What to produce ▸ Report each line from the records where the string "Kutta" turns up.

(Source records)
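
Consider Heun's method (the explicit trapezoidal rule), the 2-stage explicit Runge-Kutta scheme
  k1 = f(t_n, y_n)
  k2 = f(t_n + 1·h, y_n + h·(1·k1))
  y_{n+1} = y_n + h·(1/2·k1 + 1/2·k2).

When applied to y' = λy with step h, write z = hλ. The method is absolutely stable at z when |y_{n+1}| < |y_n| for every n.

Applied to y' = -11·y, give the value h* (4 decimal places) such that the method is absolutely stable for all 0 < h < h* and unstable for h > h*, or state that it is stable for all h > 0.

With y'=λy (z=hλ):
  order 2, 2-stage ⇒ R(z)=1+z+z^2/2
  (e.g. R(-1.58)=0.66820, |R|=0.66820)

Find x<0 with |R(x)|<1.
x=-1.58: |R|=0.6682
|R(-2.3)|=1.3450 |R(-1.25)|=0.5312 |R(-0.98)|=0.5002
Bisect:
  x_lo=-2.4842 |R|=1.6014  x_hi=-0.1358 |R|=0.8734
  mid=-1.30998 |R|=0.54804 →hi
  mid=-1.89708 |R|=0.90238 →hi
  mid=-2.19063 |R|=1.20880 →lo
  mid=-2.04386 |R|=1.04482 →lo
  mid=-1.97047 |R|=0.97091 →hi
  mid=-2.00716 |R|=1.00719 →lo
  mid=-1.98882 |R|=0.98888 →hi
  mid=-1.99799 |R|=0.99799 →hi
  mid=-2.00258 |R|=1.00258 →lo
  mid=-2.00028 |R|=1.00028 →lo
  ...
  [-2.00014,-2.00000] ⇒ x*=-2.0000
Stable set (-2.0000, 0).

(-2.0000,0); λ=-11 ⇒ h* = 0.1818.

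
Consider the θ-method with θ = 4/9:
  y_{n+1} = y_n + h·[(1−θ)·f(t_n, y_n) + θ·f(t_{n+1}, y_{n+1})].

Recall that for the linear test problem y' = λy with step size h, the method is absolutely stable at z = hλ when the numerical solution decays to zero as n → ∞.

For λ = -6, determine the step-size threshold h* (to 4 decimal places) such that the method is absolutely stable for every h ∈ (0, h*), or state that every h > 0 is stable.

With y'=λy (z=hλ):
  y_{n+1} = y_n + z·[5/9·y_n + 4/9·y_{n+1}] ⇒ (1 − 4/9z)y_{n+1} = (1 + 5/9z)y_n
  Hence R(z) = (1 + 5/9z)/(1 − 4/9z).

Solve |R(x)|<1 on ℝ⁻.
x=-1.45: |R|=0.1182
R=−1: 1+5/9x = −1+4/9x ⇒ -1/9x=2 ⇒ x=2/(-1/9)=-18.0000
Confirm numerically:
  x=-17.195: |R|=0.98965 <1
  x=-16.949: |R|=0.98631 <1
  x=-14.985: |R|=0.95627 <1
  x=-12.636: |R|=0.90992 <1
  x=-18.418: |R|=1.00506 >1
  x=-18.200: |R|=1.00244 >1
  x=-18.133: |R|=1.00163 >1
Stable set (-18.0000, 0).

(-18.0000,0); λ=-6 ⇒ h* = (18)/6 = 3.0000.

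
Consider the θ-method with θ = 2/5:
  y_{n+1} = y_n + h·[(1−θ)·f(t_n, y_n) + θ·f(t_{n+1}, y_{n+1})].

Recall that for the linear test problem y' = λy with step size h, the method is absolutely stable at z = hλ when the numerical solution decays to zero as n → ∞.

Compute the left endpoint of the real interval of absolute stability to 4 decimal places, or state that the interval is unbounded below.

With y'=λy (z=hλ):
  y_{n+1} = y_n + z·[3/5·y_n + 2/5·y_{n+1}] ⇒ (1 − 2/5z)y_{n+1} = (1 + 3/5z)y_n
  R(z) = (1 + 3/5z)/(1 − 2/5z).

Boundary: |R(x)|=1, x<0.
x=-1.73: |R|=0.0225
R=−1: 1+3/5x = −1+2/5x ⇒ -1/5x=2 ⇒ x=2/(-1/5)=-10.0000
Confirm numerically:
  x=-6.925: |R|=0.83687 <1
  x=-6.513: |R|=0.80656 <1
  x=-5.838: |R|=0.75042 <1
  x=-5.759: |R|=0.74325 <1
  x=-10.159: |R|=1.00628 >1
  x=-10.128: |R|=1.00507 >1
  x=-10.066: |R|=1.00263 >1
So |R|<1 on (-10.0000, 0).

left endpoint -10.0000.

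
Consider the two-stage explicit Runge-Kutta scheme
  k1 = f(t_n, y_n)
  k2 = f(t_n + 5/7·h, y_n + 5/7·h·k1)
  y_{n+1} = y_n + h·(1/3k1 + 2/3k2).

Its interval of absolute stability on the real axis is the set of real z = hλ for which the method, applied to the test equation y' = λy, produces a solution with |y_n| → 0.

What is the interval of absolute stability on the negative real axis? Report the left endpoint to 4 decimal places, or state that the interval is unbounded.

z∈(-2.1000,0).

With y'=λy (z=hλ):
  k1=λy_n ⇒ h·k1=z·y_n;  k2=λ(1+5/7z)y_n ⇒ h·k2=z(1+5/7z)y_n
  y_{n+1}/y_n = 1 + 1/3z + 2/3z(1+5/7z) = 1 + z + 10/21z²
  so R(z) = 1 + z + 10/21z².

Find x<0 with |R(x)|<1.
x=-1.04: |R|=0.4750
R=1: x+10/21x²=0 ⇒ x=−21/10=-2.1000; min R=1−1/(4·10/21)=0.4750>−1
Confirm numerically:
  x=-2.070: |R|=0.97043 <1
  x=-1.622: |R|=0.63080 <1
  x=-1.225: |R|=0.48958 <1
  x=-1.210: |R|=0.48719 <1
  x=-2.546: |R|=1.54072 >1
  x=-2.465: |R|=1.42844 >1
  x=-2.328: |R|=1.25275 >1
So |R|<1 on (-2.1000, 0).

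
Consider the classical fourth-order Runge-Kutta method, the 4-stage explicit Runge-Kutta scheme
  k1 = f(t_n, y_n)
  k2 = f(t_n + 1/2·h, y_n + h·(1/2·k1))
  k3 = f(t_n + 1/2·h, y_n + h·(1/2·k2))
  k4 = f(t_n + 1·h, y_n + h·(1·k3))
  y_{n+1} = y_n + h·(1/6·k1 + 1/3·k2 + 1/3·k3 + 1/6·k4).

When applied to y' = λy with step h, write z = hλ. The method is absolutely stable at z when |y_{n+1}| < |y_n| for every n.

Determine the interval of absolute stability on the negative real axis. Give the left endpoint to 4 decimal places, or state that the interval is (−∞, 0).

With y'=λy (z=hλ):
  order 4, 4-stage ⇒ R(z)=1+z+z^2/2+z^3/6+z^4/24
  (e.g. R(-0.62)=0.53864, |R|=0.53864)

Find x<0 with |R(x)|<1.
x=-0.62: |R|=0.5386
|R(-2.28)|=0.4698 |R(-2.11)|=0.3763 |R(-1.48)|=0.2748
Bisect:
  x_lo=-3.3435 |R|=2.2236  x_hi=-0.2269 |R|=0.7970
  mid=-1.78520 |R|=0.28324 →hi
  mid=-2.56434 |R|=0.71487 →hi
  mid=-2.95392 |R|=1.28546 →lo
  mid=-2.75913 |R|=0.96127 →hi
  mid=-2.85652 |R|=1.11281 →lo
  mid=-2.80783 |R|=1.03451 →lo
  mid=-2.78348 |R|=0.99727 →hi
  mid=-2.79565 |R|=1.01573 →lo
  ...
  [-2.78538,-2.78519] ⇒ x*=-2.7853
Interval (-2.7853, 0).

z∈(-2.7853,0).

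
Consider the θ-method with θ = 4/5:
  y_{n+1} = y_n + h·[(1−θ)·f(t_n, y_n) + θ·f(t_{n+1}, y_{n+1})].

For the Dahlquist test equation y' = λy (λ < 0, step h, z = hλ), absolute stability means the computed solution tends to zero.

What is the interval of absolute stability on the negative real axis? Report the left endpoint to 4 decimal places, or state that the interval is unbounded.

(−∞, 0) — no finite endpoint.

On y'=λy, z=hλ:
  y_{n+1} = y_n + z·[1/5·y_n + 4/5·y_{n+1}] ⇒ (1 − 4/5z)y_{n+1} = (1 + 1/5z)y_n
  ⇒ R(z) = (1 + 1/5z)/(1 − 4/5z).

Boundary: |R(x)|=1, x<0.
x=-0.34: |R|=0.7327
x=-2: |R|=0.2308
x=-10: |R|=0.1111
x=-100: |R|=0.2346
θ=4/5≥1/2 ⇒ |1+1/5x|<|1−4/5x| ∀x<0 ⇒ unbounded interval.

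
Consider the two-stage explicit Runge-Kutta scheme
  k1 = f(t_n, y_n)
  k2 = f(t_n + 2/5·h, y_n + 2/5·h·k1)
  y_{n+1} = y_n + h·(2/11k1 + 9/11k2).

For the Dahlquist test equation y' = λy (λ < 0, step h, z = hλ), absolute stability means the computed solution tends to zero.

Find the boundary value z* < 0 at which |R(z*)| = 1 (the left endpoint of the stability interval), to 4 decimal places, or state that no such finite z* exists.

Test eqn y'=λy, z=hλ:
  k1=λy_n ⇒ h·k1=z·y_n;  k2=λ(1+2/5z)y_n ⇒ h·k2=z(1+2/5z)y_n
  y_{n+1}/y_n = 1 + 2/11z + 9/11z(1+2/5z) = 1 + z + 18/55z²
  ⇒ R(z) = 1 + z + 18/55z².

Need |R(x)|<1, x<0.
x=-1.76: |R|=0.2538
R=1: x+18/55x²=0 ⇒ x=−55/18=-3.0556; min R=1−1/(4·18/55)=0.2361>−1
Confirm numerically:
  x=-3.004: |R|=0.94931 <1
  x=-2.766: |R|=0.73788 <1
  x=-2.358: |R|=0.46169 <1
  x=-1.323: |R|=0.24983 <1
  x=-3.567: |R|=1.59705 >1
  x=-3.203: |R|=1.15456 >1
  x=-3.080: |R|=1.02464 >1
So |R|<1 on (-3.0556, 0).

left endpoint -3.0556.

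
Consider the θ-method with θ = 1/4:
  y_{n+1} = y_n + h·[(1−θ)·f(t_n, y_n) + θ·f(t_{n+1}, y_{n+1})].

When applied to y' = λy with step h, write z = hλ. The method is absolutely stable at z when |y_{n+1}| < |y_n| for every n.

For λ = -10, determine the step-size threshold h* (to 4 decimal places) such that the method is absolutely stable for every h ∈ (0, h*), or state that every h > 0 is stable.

(-4.0000,0); λ=-10 ⇒ h* = (4)/10 = 0.4000.

Test eqn y'=λy, z=hλ:
  y_{n+1} = y_n + z·[3/4·y_n + 1/4·y_{n+1}] ⇒ (1 − 1/4z)y_{n+1} = (1 + 3/4z)y_n
  so R(z) = (1 + 3/4z)/(1 − 1/4z).

Need |R(x)|<1, x<0.
x=-0.59: |R|=0.4858
R=−1: 1+3/4x = −1+1/4x ⇒ -1/2x=2 ⇒ x=2/(-1/2)=-4.0000
Confirm numerically:
  x=-3.173: |R|=0.76941 <1
  x=-2.597: |R|=0.57466 <1
  x=-1.963: |R|=0.31679 <1
  x=-4.563: |R|=1.13150 >1
  x=-4.176: |R|=1.04305 >1
  x=-4.028: |R|=1.00698 >1
Stable set (-4.0000, 0).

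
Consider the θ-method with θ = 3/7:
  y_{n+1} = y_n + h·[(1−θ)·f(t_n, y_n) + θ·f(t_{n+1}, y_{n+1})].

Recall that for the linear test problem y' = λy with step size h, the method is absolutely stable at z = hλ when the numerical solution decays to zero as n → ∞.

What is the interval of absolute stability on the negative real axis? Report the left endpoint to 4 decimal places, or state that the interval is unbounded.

Set f=λy, z=hλ:
  y_{n+1} = y_n + z·[4/7·y_n + 3/7·y_{n+1}] ⇒ (1 − 3/7z)y_{n+1} = (1 + 4/7z)y_n
  ⇒ R(z) = (1 + 4/7z)/(1 − 3/7z).

Solve |R(x)|<1 on ℝ⁻.
x=-0.75: |R|=0.4324
R=−1: 1+4/7x = −1+3/7x ⇒ -1/7x=2 ⇒ x=2/(-1/7)=-14.0000
Confirm numerically:
  x=-11.859: |R|=0.94971 <1
  x=-11.573: |R|=0.94183 <1
  x=-7.904: |R|=0.80151 <1
  x=-6.608: |R|=0.72443 <1
  x=-14.305: |R|=1.00611 >1
  x=-14.093: |R|=1.00189 >1
Interval (-14.0000, 0).

z∈(-14.0000,0).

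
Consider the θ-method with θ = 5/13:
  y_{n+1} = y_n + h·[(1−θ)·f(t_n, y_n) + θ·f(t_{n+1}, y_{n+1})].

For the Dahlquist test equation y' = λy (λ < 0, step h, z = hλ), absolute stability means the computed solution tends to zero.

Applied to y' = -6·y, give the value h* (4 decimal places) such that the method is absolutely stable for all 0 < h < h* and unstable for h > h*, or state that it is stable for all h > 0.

(-8.6667,0); λ=-6 ⇒ h* = (26/3)/6 = 1.4444.

With y'=λy (z=hλ):
  y_{n+1} = y_n + z·[8/13·y_n + 5/13·y_{n+1}] ⇒ (1 − 5/13z)y_{n+1} = (1 + 8/13z)y_n
  ⇒ R(z) = (1 + 8/13z)/(1 − 5/13z).

Find x<0 with |R(x)|<1.
x=-1.35: |R|=0.1114
R=−1: 1+8/13x = −1+5/13x ⇒ -3/13x=2 ⇒ x=2/(-3/13)=-8.6667
Confirm numerically:
  x=-8.516: |R|=0.99187 <1
  x=-5.163: |R|=0.72920 <1
  x=-4.683: |R|=0.67181 <1
  x=-4.317: |R|=0.62270 <1
  x=-9.164: |R|=1.02537 >1
  x=-8.864: |R|=1.01033 >1
Interval (-8.6667, 0).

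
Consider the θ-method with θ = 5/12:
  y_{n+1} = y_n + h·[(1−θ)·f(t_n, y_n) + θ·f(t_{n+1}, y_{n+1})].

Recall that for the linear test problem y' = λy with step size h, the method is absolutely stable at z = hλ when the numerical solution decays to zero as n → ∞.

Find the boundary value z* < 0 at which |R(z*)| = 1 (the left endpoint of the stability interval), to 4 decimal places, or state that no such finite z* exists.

On y'=λy, z=hλ:
  y_{n+1} = y_n + z·[7/12·y_n + 5/12·y_{n+1}] ⇒ (1 − 5/12z)y_{n+1} = (1 + 7/12z)y_n
  R(z) = (1 + 7/12z)/(1 − 5/12z).

Find x<0 with |R(x)|<1.
x=-1.69: |R|=0.0083
R=−1: 1+7/12x = −1+5/12x ⇒ -1/6x=2 ⇒ x=2/(-1/6)=-12.0000
Confirm numerically:
  x=-8.057: |R|=0.84917 <1
  x=-7.870: |R|=0.83914 <1
  x=-7.255: |R|=0.80342 <1
  x=-5.959: |R|=0.71092 <1
  x=-12.462: |R|=1.01243 >1
  x=-12.369: |R|=1.00999 >1
Stable set (-12.0000, 0).

left endpoint -12.0000.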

Task solution ▸
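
Consider Heun's method (the explicit trapezoidal rule), the 2-stage explicit Runge-Kutta scheme
Consider the two-stage explicit Runge-Kutta scheme
Consider the classical fourth-order Runge-Kutta method, the 4-stage explicit Runge-Kutta scheme
Consider the two-stage explicit Runge-Kutta scheme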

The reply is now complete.